* [WHAT THE TASK ASKS]:
Everything from the line containing "sequence with s_1" to the close of the records below should be output exactly, line by line, with no other lines given.

* [STORED DATA]:
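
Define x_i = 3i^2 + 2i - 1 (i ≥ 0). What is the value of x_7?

x_7 = 3·7^2 + 2·7 - 1 = 160.

160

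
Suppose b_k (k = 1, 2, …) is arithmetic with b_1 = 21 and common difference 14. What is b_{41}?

581

b_k = 21 + (k - 1)·14.
b_{41} = 21 + 40·14 = 581.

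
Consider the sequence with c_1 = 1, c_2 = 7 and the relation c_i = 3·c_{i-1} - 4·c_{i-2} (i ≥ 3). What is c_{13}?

8641

Applying the relation repeatedly:
c_3 = 17; c_4 = 23; c_5 = 1; …; c_{10} = 967; c_{11} = 4049; c_{12} = 8279; c_{13} = 8641.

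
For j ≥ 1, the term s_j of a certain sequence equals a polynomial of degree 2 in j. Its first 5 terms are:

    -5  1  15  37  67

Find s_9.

267

1st diffs: 6, 14, 22, 30.
2nd diffs: 8, 8, 8 (constant).
Newton forward-difference form: s_j = -5 + 6·C(j-1,1) + 8·C(j-1,2).
At j = 9: j-1 = 8, so s_9 = -5 + 48 + 224 = 267.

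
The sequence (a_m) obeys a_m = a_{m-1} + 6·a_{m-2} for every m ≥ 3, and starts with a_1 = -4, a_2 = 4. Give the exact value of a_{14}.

Iterate the recurrence:
a_3 = -20; a_4 = 4; a_5 = -116; …; a_{11} = -50516; a_{12} = -135164; a_{13} = -438260; a_{14} = -1249244.
(Characteristic roots are 3 and -2.)

-1249244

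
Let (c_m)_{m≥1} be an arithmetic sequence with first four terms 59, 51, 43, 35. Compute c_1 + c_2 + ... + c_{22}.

Common difference d = -8.
c_m = 59 + (m - 1)·(-8).
c_{22} = -109; S = 22·(59 + (-109))/2 = -550.

-550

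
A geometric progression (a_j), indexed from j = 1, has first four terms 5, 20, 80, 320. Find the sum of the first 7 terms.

27305

Common ratio r = 4.
a_j = 5·4^(j-1).
S = 5·(4^7 - 1)/(4 - 1) = 5·(16384 - 1)/(3) = 27305.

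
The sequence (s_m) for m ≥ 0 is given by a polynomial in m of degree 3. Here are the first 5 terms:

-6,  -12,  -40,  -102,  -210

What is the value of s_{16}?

-9462

1st diffs: -6, -28, -62, -108.
2nd diffs: -22, -34, -46.
3rd diffs: -12, -12 (constant).
So s_m = -2m^3 - 5m^2 + m - 6.
Evaluating at m = 16 gives s_{16} = -9462.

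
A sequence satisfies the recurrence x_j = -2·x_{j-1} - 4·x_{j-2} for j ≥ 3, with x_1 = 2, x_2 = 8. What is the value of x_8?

Iterate the recurrence:
x_3 = -24; x_4 = 16; x_5 = 64; x_6 = -192; x_7 = 128; x_8 = 512.

512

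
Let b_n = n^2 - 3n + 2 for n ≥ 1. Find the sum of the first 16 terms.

1120

Over n = 1..16: Σn = 136, Σn² = 1496.
Total = (1)·1496 + (-3)·136 + (2)·16 = 1120.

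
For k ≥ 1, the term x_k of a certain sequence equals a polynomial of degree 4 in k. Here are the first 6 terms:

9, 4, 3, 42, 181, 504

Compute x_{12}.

14034

1st diffs: -5, -1, 39, 139, 323.
2nd diffs: 4, 40, 100, 184.
3rd diffs: 36, 60, 84.
4th diffs: 24, 24 (constant).
Newton forward-difference form: x_k = 9 + (-5)·C(k-1,1) + 4·C(k-1,2) + 36·C(k-1,3) + 24·C(k-1,4).
At k = 12: k-1 = 11, so x_{12} = 9 - 55 + 220 + 5940 + 7920 = 14034.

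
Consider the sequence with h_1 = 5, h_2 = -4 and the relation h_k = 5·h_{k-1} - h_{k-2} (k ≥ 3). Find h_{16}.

Compute successive terms:
h_3 = -25, h_4 = -121, h_5 = -580, …, h_{13} = -161084875, h_{14} = -771804004, h_{15} = -3697935145, h_{16} = -17717871721.

-17717871721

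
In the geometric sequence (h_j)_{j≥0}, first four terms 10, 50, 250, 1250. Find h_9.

Common ratio r = 5.
h_j = 10·5^(j-0).
h_9 = 10·5^9 = 19531250.

19531250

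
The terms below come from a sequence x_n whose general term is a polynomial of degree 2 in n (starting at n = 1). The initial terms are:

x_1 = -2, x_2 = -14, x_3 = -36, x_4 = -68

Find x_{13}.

-806

1st diffs: -12, -22, -32.
2nd diffs: -10, -10 (constant).
So x_n = -5n^2 + 3n.
Evaluating at n = 13 gives x_{13} = -806.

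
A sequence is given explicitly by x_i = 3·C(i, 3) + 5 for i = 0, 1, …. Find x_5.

C(5, 3) = 10, so x_5 = 35.

35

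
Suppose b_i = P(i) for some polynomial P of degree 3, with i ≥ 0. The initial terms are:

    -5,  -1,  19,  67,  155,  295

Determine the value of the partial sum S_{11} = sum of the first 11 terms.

1st diffs: 4, 20, 48, 88, 140.
2nd diffs: 16, 28, 40, 52.
3rd diffs: 12, 12, 12 (constant).
Newton forward-difference form: b_i = -5 + 4·C(i,1) + 16·C(i,2) + 12·C(i,3).
Continuing: …, 499, 779, 1147, 1615, …, b_{10} = 2195.
Summing i = 0..10 (11 terms) gives 6765.

6765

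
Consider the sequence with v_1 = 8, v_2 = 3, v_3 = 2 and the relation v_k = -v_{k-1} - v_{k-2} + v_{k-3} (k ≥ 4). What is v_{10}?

7

Compute successive terms:
v_4 = 3  v_5 = -2  v_6 = 1  v_7 = 4  v_8 = -7  v_9 = 4  v_{10} = 7.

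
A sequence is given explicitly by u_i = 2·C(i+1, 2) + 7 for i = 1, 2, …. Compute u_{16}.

C(17, 2) = 136, so u_{16} = 279.

279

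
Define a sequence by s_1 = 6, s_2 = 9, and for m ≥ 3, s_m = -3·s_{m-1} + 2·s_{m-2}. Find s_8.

9927

Iterate the recurrence:
s_3 = -15  s_4 = 63  s_5 = -219  s_6 = 783  s_7 = -2787  s_8 = 9927.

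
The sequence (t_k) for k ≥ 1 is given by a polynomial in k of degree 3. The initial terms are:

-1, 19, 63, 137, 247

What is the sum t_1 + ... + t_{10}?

5030

1st diffs: 20, 44, 74, 110.
2nd diffs: 24, 30, 36.
3rd diffs: 6, 6 (constant).
Newton forward-difference form: t_k = -1 + 20·C(k-1,1) + 24·C(k-1,2) + 6·C(k-1,3).
Continuing: …, 399, 599, 853, 1167, …, t_{10} = 1547.
Summing k = 1..10 (10 terms) gives 5030.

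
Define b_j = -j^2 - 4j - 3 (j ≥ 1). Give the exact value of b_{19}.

b_{19} = -1·19^2 - 4·19 - 3 = -440.

-440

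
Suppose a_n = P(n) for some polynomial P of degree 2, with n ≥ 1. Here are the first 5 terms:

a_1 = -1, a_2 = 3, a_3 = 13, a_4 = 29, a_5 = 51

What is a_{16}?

1st diffs: 4, 10, 16, 22.
2nd diffs: 6, 6, 6 (constant).
So a_n = 3n^2 - 5n + 1.
Evaluating at n = 16 gives a_{16} = 689.

689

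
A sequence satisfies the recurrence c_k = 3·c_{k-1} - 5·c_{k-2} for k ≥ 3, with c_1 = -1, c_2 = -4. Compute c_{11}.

-2632

Step forward from the initial values:
c_3 = -7; c_4 = -1; c_5 = 32; c_6 = 101; c_7 = 143; c_8 = -76; c_9 = -943; c_{10} = -2449; c_{11} = -2632.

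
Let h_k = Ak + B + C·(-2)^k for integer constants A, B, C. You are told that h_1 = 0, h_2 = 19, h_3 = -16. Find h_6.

Plug in k = 1, 2, 3: A + B - 2C = 0; 2A + B + 4C = 19; 3A + B - 8C = -16.
Subtracting the first from the second: A + 6C = 19.
Subtracting the second from the third: A - 12C = -35.
Solving: C = 3, A = 1, then B = 5.
So h_k = 1·k + 5 + 3·(-2)^k; at k=6 this is 203.

203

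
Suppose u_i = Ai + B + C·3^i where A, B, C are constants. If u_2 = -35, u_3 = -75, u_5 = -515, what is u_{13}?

Plug in i = 2, 3, 5: 2A + B + 9C = -35; 3A + B + 27C = -75; 5A + B + 243C = -515.
Subtracting the first from the second: A + 18C = -40.
Subtracting the second from the third: 2A + 216C = -440.
Solving: C = -2, A = -4, then B = -9.
Therefore u_{13} = -52 + (-9) + (-2)·1594323 = -3188707.

-3188707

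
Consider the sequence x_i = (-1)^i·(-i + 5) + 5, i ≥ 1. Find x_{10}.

0

(-1)^10 = 1; -i + 5 at i=10 is -5; so x_{10} = 0.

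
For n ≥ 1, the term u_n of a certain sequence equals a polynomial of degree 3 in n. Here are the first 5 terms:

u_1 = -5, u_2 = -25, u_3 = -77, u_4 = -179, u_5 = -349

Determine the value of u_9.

1st diffs: -20, -52, -102, -170.
2nd diffs: -32, -50, -68.
3rd diffs: -18, -18 (constant).
Newton forward-difference form: u_n = -5 + (-20)·C(n-1,1) + (-32)·C(n-1,2) + (-18)·C(n-1,3).
At n = 9: n-1 = 8, so u_9 = -5 - 160 - 896 - 1008 = -2069.

-2069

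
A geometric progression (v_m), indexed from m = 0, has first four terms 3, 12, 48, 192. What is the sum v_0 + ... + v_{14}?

1073741823

Common ratio r = 4.
v_m = 3·4^(m-0).
S = 3·(4^15 - 1)/(4 - 1) = 3·(1073741824 - 1)/(3) = 1073741823.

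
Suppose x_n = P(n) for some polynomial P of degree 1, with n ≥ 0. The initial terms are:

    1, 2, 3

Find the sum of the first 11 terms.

1st diffs: 1, 1 (constant).
So x_n = n + 1.
Continuing: …, 4, 5, 6, 7, …, x_{10} = 11.
Summing n = 0..10 (11 terms) gives 66.

66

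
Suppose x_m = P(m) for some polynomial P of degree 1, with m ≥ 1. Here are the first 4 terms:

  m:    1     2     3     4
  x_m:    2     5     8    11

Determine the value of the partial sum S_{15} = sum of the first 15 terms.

345

1st diffs: 3, 3, 3 (constant).
So x_m = 3m - 1.
Continuing: …, 14, 17, 20, 23, …, x_{15} = 44.
Summing m = 1..15 (15 terms) gives 345.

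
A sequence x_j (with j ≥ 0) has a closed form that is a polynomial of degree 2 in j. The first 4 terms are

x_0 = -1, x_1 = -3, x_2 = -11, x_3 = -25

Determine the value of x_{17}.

1st diffs: -2, -8, -14.
2nd diffs: -6, -6 (constant).
Newton forward-difference form: x_j = -1 + (-2)·C(j,1) + (-6)·C(j,2).
At j = 17: j = 17, so x_{17} = -1 - 34 - 816 = -851.

-851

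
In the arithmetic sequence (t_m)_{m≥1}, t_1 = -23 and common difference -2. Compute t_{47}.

-115

t_m = -23 + (m - 1)·(-2).
t_{47} = -23 + 46·(-2) = -115.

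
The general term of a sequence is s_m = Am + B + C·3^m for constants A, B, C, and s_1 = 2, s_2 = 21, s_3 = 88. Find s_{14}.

19131801

Plug in m = 1, 2, 3: A + B + 3C = 2; 2A + B + 9C = 21; 3A + B + 27C = 88.
Subtracting the first from the second: A + 6C = 19.
Subtracting the second from the third: A + 18C = 67.
Solving: C = 4, A = -5, then B = -5.
So s_m = -5·m + (-5) + 4·3^m; at m=14 this is 19131801.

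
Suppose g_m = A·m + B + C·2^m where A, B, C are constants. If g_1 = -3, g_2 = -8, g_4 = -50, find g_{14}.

-65492

At m = 1, 2, 4: A + B + 2C = -3; 2A + B + 4C = -8; 4A + B + 16C = -50.
Subtracting the first from the second: A + 2C = -5.
Subtracting the second from the third: 2A + 12C = -42.
Solving: C = -4, A = 3, then B = 2.
Hence g_{14} = 3·14 + 2 + (-4)·16384 = -65492.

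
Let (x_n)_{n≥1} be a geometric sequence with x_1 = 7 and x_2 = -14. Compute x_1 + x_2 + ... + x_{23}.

Common ratio r = -2.
x_n = 7·(-2)^(n-1).
S = 7·((-2)^23 - 1)/(-2 - 1) = 7·(-8388608 - 1)/(-3) = 19573421.

19573421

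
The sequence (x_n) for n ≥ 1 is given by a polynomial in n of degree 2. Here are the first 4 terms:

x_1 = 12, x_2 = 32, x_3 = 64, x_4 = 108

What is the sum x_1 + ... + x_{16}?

1st diffs: 20, 32, 44.
2nd diffs: 12, 12 (constant).
So x_n = 6n^2 + 2n + 4.
Continuing: …, 164, 232, 312, 404, …, x_{16} = 1572.
Summing n = 1..16 (16 terms) gives 9312.

9312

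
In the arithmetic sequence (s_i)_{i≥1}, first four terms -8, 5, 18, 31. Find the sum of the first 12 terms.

762

Common difference d = 13.
s_i = -8 + (i - 1)·13.
s_{12} = 135; S = 12·(-8 + 135)/2 = 762.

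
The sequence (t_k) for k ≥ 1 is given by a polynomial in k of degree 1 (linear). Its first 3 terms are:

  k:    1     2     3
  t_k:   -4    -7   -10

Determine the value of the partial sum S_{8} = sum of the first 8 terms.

1st diffs: -3, -3 (constant).
So t_k = -3k - 1.
Continuing: …, -13, -16, -19, -22, …, t_8 = -25.
Summing k = 1..8 (8 terms) gives -116.

-116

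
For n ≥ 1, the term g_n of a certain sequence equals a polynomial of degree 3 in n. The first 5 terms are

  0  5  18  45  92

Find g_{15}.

1st diffs: 5, 13, 27, 47.
2nd diffs: 8, 14, 20.
3rd diffs: 6, 6 (constant).
Newton forward-difference form: g_n = 5·C(n-1,1) + 8·C(n-1,2) + 6·C(n-1,3).
At n = 15: n-1 = 14, so g_{15} = 70 + 728 + 2184 = 2982.

2982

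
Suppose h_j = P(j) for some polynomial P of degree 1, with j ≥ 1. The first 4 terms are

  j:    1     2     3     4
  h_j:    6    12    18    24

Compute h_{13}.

78

1st diffs: 6, 6, 6 (constant).
So h_j = 6j.
Evaluating at j = 13 gives h_{13} = 78.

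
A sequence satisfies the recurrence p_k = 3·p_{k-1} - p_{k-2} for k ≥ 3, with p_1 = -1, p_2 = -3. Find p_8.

Applying the relation repeatedly:
p_3 = -8, p_4 = -21, p_5 = -55, p_6 = -144, p_7 = -377, p_8 = -987.

-987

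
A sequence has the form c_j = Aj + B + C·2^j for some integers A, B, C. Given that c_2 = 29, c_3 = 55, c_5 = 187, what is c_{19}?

Plug in j = 2, 3, 5: 2A + B + 4C = 29; 3A + B + 8C = 55; 5A + B + 32C = 187.
Subtracting the first from the second: A + 4C = 26.
Subtracting the second from the third: 2A + 24C = 132.
Solving: C = 5, A = 6, then B = -3.
Hence c_{19} = 6·19 + (-3) + 5·524288 = 2621551.

2621551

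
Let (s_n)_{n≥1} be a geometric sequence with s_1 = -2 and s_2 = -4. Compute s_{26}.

-67108864

Common ratio r = 2.
s_n = (-2)·2^(n-1).
s_{26} = (-2)·2^25 = -67108864.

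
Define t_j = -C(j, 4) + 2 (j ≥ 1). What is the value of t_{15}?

C(15, 4) = 1365, so t_{15} = -1363.

-1363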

* [FINAL ANSWER]:
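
Let (s_n)_{n≥1} be a geometric sequence with s_1 = -2 and s_2 = -4. Compute s_{26}.

-67108864

Common ratio r = 2.
s_n = (-2)·2^(n-1).
s_{26} = (-2)·2^25 = -67108864.

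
Define t_j = -C(j, 4) + 2 (j ≥ 1). What is the value of t_{15}?

C(15, 4) = 1365, so t_{15} = -1363.

-1363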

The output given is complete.